[Stored items from a collection]

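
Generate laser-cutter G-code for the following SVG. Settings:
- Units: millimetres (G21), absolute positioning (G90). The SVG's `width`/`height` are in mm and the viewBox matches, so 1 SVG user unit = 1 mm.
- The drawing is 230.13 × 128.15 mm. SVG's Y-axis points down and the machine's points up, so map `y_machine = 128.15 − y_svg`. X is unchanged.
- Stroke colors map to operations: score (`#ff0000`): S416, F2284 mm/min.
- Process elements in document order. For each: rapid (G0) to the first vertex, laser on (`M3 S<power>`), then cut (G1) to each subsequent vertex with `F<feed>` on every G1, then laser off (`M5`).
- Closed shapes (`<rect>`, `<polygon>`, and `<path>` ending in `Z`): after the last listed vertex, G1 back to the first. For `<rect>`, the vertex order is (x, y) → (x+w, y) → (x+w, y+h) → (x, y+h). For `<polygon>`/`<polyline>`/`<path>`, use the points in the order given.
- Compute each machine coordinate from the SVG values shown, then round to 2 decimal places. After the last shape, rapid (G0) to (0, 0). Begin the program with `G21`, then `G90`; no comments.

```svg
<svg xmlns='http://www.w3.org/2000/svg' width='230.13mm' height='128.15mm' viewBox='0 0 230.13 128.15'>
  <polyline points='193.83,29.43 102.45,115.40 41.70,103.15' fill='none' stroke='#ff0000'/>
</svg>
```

Since the viewBox matches the mm dimensions, user units are millimetres directly. The only transform is the Y-flip y_m = 128.15 − y_svg.

Shape 1 is a open polyline drawn with `<polyline>`. Its stroke #ff0000 means score at S416, F2284. After flipping Y the toolpath is (193.83,98.72) → (102.45,12.75) → (41.70,25.00).

G21
G90
G0 X193.83 Y98.72
M3 S416
G1 X102.45 Y12.75 F2284
G1 X41.70 Y25.00 F2284
M5
G0 X0.00 Y0.00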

Description of the task » Using the records, report how many lines contain the word "machine", adding no other text.

Answer » 2